What is being asked: Reproduce the records word for word, from the first line to the line containing "Find the LZ77".

Data:
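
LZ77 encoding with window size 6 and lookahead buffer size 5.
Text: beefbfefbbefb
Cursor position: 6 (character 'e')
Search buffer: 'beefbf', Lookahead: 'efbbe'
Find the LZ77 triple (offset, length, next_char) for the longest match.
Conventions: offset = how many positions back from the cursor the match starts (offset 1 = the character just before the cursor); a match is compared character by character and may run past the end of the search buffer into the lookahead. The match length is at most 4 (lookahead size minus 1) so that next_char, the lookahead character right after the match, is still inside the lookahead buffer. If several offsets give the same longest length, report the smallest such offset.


Try each offset into the search buffer:
  offset=1 (pos 5, char 'f'): match length 0
  offset=2 (pos 4, char 'b'): match length 0
  offset=3 (pos 3, char 'f'): match length 0
  offset=4 (pos 2, char 'e'): match length 3
  offset=5 (pos 1, char 'e'): match length 1
  offset=6 (pos 0, char 'b'): match length 0
Longest match has length 3 at offset 4.
next_char = character at position 6 + 3 = 9 -> 'b'

Best match: offset=4, length=3 (matching 'efb' starting at position 2)
LZ77 triple: (4, 3, 'b')


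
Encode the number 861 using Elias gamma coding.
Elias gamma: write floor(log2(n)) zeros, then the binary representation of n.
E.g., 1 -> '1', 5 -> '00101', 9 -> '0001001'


num_bits = floor(log2(861)) + 1 = 10
leading_zeros = num_bits - 1 = 9
binary(861) = 1101011101

Elias gamma(861) = '000000000' + '1101011101' = 0000000001101011101 (19 bits)


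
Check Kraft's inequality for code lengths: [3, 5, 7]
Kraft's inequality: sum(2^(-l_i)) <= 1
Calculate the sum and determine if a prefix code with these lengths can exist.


Sum = 2^(-3) + 2^(-5) + 2^(-7)
    = 0.125 + 0.03125 + 0.0078125
    = 21/128 = 0.1640625
Since 0.1640625 <= 1, Kraft's inequality IS satisfied.
A prefix code with these lengths CAN exist.

Kraft sum = 0.1640625. Satisfied.


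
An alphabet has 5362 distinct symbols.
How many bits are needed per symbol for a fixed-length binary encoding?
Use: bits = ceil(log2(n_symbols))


log2(5362) = 12.3886
Bracket: 2^12 = 4096 < 5362 <= 2^13 = 8192
So ceil(log2(5362)) = 13

bits = ceil(log2(5362)) = ceil(12.3886) = 13 bits


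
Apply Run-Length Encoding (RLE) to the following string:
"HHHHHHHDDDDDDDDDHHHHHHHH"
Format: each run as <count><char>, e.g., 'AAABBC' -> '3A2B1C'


Scanning runs left to right:
  i=0: run of 'H' x 7 -> '7H'
  i=7: run of 'D' x 9 -> '9D'
  i=16: run of 'H' x 8 -> '8H'

RLE = 7H9D8H


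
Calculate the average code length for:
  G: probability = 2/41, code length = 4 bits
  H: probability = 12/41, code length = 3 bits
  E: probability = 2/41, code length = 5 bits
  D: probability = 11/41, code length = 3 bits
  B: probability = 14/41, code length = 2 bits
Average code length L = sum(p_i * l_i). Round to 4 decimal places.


Weighted contributions p_i * l_i:
  G: (2/41) * 4 = 8/41
  H: (12/41) * 3 = 36/41
  E: (2/41) * 5 = 10/41
  D: (11/41) * 3 = 33/41
  B: (14/41) * 2 = 28/41
Sum = (8 + 36 + 10 + 33 + 28)/41 = 115/41

L = 115/41 = 2.8049 bits/symbol


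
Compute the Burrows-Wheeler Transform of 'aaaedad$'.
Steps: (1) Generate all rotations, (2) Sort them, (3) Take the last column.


Rotations (sorted):
  0: $aaaedad -> last char: d
  1: aaaedad$ -> last char: $
  2: aaedad$a -> last char: a
  3: ad$aaaed -> last char: d
  4: aedad$aa -> last char: a
  5: d$aaaeda -> last char: a
  6: dad$aaae -> last char: e
  7: edad$aaa -> last char: a


BWT = d$adaaea


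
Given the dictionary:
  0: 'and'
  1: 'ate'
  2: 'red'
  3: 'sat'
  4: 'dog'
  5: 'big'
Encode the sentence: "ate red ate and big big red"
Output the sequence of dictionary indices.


Look up each word in the dictionary:
  'ate' -> 1
  'red' -> 2
  'ate' -> 1
  'and' -> 0
  'big' -> 5
  'big' -> 5
  'red' -> 2

Encoded: [1, 2, 1, 0, 5, 5, 2]


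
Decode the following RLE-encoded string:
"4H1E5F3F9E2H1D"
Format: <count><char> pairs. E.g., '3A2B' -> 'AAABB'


Expanding each <count><char> pair:
  4H -> 'HHHH'
  1E -> 'E'
  5F -> 'FFFFF'
  3F -> 'FFF'
  9E -> 'EEEEEEEEE'
  2H -> 'HH'
  1D -> 'D'

Decoded = HHHHEFFFFFFFFEEEEEEEEEHHD


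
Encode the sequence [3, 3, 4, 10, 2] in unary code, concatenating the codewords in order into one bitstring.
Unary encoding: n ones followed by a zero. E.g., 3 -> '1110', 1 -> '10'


Encode each number as n ones followed by a terminating 0:
  3 -> 1110 (4 bits)
  3 -> 1110 (4 bits)
  4 -> 11110 (5 bits)
  10 -> 11111111110 (11 bits)
  2 -> 110 (3 bits)
Total length = 4 + 4 + 5 + 11 + 3 = 27 bits.

Unary([3, 3, 4, 10, 2]) = 111011101111011111111110110 (27 bits)


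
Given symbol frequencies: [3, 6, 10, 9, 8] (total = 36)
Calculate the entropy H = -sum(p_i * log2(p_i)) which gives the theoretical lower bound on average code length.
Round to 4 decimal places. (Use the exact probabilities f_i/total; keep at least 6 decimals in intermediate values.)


Per-symbol terms -p_i * log2(p_i) with p_i = f_i/36:
  p = 3/36 = 0.083333: log2(p) = -3.584963, -p*log2(p) = 0.298747
  p = 6/36 = 0.166667: log2(p) = -2.584963, -p*log2(p) = 0.430827
  p = 10/36 = 0.277778: log2(p) = -1.847997, -p*log2(p) = 0.513332
  p = 9/36 = 0.250000: log2(p) = -2.000000, -p*log2(p) = 0.500000
  p = 8/36 = 0.222222: log2(p) = -2.169925, -p*log2(p) = 0.482206
H = 0.298747 + 0.430827 + 0.513332 + 0.500000 + 0.482206 = 2.225112

H = 2.2251 bits/symbol


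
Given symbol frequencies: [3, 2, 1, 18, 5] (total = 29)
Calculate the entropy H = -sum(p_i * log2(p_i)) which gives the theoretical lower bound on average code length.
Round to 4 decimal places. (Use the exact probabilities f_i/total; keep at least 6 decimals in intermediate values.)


Per-symbol terms -p_i * log2(p_i) with p_i = f_i/29:
  p = 3/29 = 0.103448: log2(p) = -3.273018, -p*log2(p) = 0.338588
  p = 2/29 = 0.068966: log2(p) = -3.857981, -p*log2(p) = 0.266068
  p = 1/29 = 0.034483: log2(p) = -4.857981, -p*log2(p) = 0.167517
  p = 18/29 = 0.620690: log2(p) = -0.688056, -p*log2(p) = 0.427069
  p = 5/29 = 0.172414: log2(p) = -2.536053, -p*log2(p) = 0.437251
H = 0.338588 + 0.266068 + 0.167517 + 0.427069 + 0.437251 = 1.636493

H = 1.6365 bits/symbol


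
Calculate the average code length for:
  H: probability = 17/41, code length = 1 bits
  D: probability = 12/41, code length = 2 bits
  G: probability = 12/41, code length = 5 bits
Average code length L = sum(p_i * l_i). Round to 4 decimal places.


Weighted contributions p_i * l_i:
  H: (17/41) * 1 = 17/41
  D: (12/41) * 2 = 24/41
  G: (12/41) * 5 = 60/41
Sum = (17 + 24 + 60)/41 = 101/41

L = 101/41 = 2.4634 bits/symbol


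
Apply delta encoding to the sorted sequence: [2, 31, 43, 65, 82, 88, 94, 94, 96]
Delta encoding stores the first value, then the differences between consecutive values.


First value: 2
Deltas:
  31 - 2 = 29
  43 - 31 = 12
  65 - 43 = 22
  82 - 65 = 17
  88 - 82 = 6
  94 - 88 = 6
  94 - 94 = 0
  96 - 94 = 2


Delta encoded: [2, 29, 12, 22, 17, 6, 6, 0, 2]


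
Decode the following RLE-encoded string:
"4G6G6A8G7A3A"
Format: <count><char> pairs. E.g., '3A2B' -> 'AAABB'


Expanding each <count><char> pair:
  4G -> 'GGGG'
  6G -> 'GGGGGG'
  6A -> 'AAAAAA'
  8G -> 'GGGGGGGG'
  7A -> 'AAAAAAA'
  3A -> 'AAA'

Decoded = GGGGGGGGGGAAAAAAGGGGGGGGAAAAAAAAAA


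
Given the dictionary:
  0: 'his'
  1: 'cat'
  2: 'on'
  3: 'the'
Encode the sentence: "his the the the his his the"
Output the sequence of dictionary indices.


Look up each word in the dictionary:
  'his' -> 0
  'the' -> 3
  'the' -> 3
  'the' -> 3
  'his' -> 0
  'his' -> 0
  'the' -> 3

Encoded: [0, 3, 3, 3, 0, 0, 3]


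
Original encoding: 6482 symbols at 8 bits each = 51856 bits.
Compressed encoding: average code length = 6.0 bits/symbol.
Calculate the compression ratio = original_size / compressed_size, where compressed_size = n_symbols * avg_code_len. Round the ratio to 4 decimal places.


original_size = n_symbols * orig_bits = 6482 * 8 = 51856 bits
compressed_size = n_symbols * avg_code_len = 6482 * 6.0 = 38892.0 bits
ratio = original_size / compressed_size = 51856 / 38892.0 = 1.3333

Compression ratio = 1.3333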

Result of this exercise:
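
LZ77 encoding with window size 6 and lookahead buffer size 5.
Text: beefbfefbbefb
Cursor position: 6 (character 'e')
Search buffer: 'beefbf', Lookahead: 'efbbe'
Find the LZ77 triple (offset, length, next_char) for the longest match.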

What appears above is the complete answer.